» Work order
Please reproduce every entry below without omitting a single line.

Saved data entries

────────────────────────────────────────

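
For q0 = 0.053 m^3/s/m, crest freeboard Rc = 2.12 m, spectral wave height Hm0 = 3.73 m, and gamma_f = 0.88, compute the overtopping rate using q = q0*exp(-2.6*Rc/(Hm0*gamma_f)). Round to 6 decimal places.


q = q0 * exp(-2.6 * Rc / (Hm0 * gamma_f))
Exponent = -2.6 * 2.12 / (3.73 * 0.88)
= -2.6 * 2.12 / 3.2824
= -1.679259
exp(-1.679259) = 0.186512
q = 0.053 * 0.186512
q = 0.009885 m^3/s/m

0.009885


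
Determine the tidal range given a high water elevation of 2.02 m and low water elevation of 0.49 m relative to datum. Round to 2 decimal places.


Tidal range = High water - Low water
Tidal range = 2.02 - (0.49)
Tidal range = 1.53 m

1.53


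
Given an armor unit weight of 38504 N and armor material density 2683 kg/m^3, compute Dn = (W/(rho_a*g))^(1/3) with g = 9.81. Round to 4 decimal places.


V = W / (rho_a * g)
V = 38504 / (2683 * 9.81)
V = 38504 / 26320.23
V = 1.462905 m^3
Dn = V^(1/3) = 1.462905^(1/3)
Dn = 1.1352 m

1.1352


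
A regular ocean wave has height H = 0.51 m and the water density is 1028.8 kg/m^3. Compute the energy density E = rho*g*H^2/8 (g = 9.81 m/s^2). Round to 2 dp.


E = (1/8) * rho * g * H^2
E = (1/8) * 1028.8 * 9.81 * 0.51^2
E = 0.125 * 1028.8 * 9.81 * 0.2601
E = 328.13 J/m^2

328.13


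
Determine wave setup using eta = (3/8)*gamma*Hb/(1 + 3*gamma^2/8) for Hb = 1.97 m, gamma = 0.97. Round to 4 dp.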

────────────────────────────────────────

» Response area
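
For q0 = 0.053 m^3/s/m, crest freeboard Rc = 2.12 m, spectral wave height Hm0 = 3.73 m, and gamma_f = 0.88, compute the overtopping rate using q = q0*exp(-2.6*Rc/(Hm0*gamma_f)). Round to 6 decimal places.


q = q0 * exp(-2.6 * Rc / (Hm0 * gamma_f))
Exponent = -2.6 * 2.12 / (3.73 * 0.88)
= -2.6 * 2.12 / 3.2824
= -1.679259
exp(-1.679259) = 0.186512
q = 0.053 * 0.186512
q = 0.009885 m^3/s/m

0.009885


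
Determine the tidal range given a high water elevation of 2.02 m and low water elevation of 0.49 m relative to datum. Round to 2 decimal places.


Tidal range = High water - Low water
Tidal range = 2.02 - (0.49)
Tidal range = 1.53 m

1.53


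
Given an armor unit weight of 38504 N and armor material density 2683 kg/m^3, compute Dn = (W/(rho_a*g))^(1/3) with g = 9.81. Round to 4 decimal places.


V = W / (rho_a * g)
V = 38504 / (2683 * 9.81)
V = 38504 / 26320.23
V = 1.462905 m^3
Dn = V^(1/3) = 1.462905^(1/3)
Dn = 1.1352 m

1.1352


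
A regular ocean wave has height H = 0.51 m and the water density is 1028.8 kg/m^3. Compute the energy density E = rho*g*H^2/8 (g = 9.81 m/s^2). Round to 2 dp.


E = (1/8) * rho * g * H^2
E = (1/8) * 1028.8 * 9.81 * 0.51^2
E = 0.125 * 1028.8 * 9.81 * 0.2601
E = 328.13 J/m^2

328.13


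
Determine wave setup using eta = (3/8)*gamma*Hb/(1 + 3*gamma^2/8) for Hb = 1.97 m, gamma = 0.97. Round to 4 dp.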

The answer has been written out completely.